[AIM OF THE TASK]
Copy out exactly the lines below that run from the one holding "An experimental anticoagulant" to the one holding "Drug C has a", keeping both of those lines and no others.

[PROVIDED DATA]
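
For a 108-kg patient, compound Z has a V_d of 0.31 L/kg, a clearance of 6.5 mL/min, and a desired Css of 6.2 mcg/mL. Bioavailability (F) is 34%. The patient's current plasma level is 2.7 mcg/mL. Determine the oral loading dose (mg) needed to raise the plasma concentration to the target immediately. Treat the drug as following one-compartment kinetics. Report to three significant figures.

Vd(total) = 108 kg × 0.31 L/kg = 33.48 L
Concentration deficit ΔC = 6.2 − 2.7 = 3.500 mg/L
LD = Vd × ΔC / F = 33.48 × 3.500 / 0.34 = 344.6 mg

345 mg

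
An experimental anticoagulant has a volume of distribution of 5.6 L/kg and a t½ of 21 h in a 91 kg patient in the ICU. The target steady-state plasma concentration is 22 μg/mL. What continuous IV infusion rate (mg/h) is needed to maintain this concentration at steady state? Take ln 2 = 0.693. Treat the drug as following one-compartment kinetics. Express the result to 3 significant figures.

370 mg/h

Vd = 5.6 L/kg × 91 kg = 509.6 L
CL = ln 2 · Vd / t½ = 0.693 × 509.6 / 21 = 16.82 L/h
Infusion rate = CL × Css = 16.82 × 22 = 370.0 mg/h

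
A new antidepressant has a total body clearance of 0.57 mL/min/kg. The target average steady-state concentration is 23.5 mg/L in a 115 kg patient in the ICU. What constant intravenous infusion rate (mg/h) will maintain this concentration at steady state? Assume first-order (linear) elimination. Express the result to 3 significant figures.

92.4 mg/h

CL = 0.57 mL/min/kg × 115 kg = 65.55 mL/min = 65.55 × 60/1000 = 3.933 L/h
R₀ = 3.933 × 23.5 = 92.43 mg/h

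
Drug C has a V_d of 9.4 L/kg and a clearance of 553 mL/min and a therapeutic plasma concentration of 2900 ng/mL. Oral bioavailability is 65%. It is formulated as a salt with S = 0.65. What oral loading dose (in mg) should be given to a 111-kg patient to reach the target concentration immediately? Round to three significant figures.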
--
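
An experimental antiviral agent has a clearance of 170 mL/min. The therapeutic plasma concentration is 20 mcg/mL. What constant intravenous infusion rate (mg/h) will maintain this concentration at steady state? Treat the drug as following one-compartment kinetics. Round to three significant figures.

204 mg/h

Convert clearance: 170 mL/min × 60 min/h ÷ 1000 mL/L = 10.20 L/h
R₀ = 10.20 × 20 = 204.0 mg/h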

[REPLY TO THE EXERCISE]
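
An experimental anticoagulant has a volume of distribution of 5.6 L/kg and a t½ of 21 h in a 91 kg patient in the ICU. The target steady-state plasma concentration is 22 μg/mL. What continuous IV infusion rate (mg/h) is needed to maintain this concentration at steady state? Take ln 2 = 0.693. Treat the drug as following one-compartment kinetics. Express the result to 3 significant figures.

370 mg/h

Vd = 5.6 L/kg × 91 kg = 509.6 L
CL = ln 2 · Vd / t½ = 0.693 × 509.6 / 21 = 16.82 L/h
Infusion rate = CL × Css = 16.82 × 22 = 370.0 mg/h

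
A new antidepressant has a total body clearance of 0.57 mL/min/kg. The target average steady-state concentration is 23.5 mg/L in a 115 kg patient in the ICU. What constant intravenous infusion rate (mg/h) will maintain this concentration at steady state? Assume first-order (linear) elimination. Express the result to 3 significant figures.

92.4 mg/h

CL = 0.57 mL/min/kg × 115 kg = 65.55 mL/min = 65.55 × 60/1000 = 3.933 L/h
R₀ = 3.933 × 23.5 = 92.43 mg/h

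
Drug C has a V_d of 9.4 L/kg and a clearance of 553 mL/min and a therapeutic plasma concentration of 2900 ng/mL. Oral bioavailability is 65%. It is formulated as a salt with S = 0.65. What oral loading dose (in mg) should be given to a 111-kg patient to reach the target concentration immediately? Round to three significant figures.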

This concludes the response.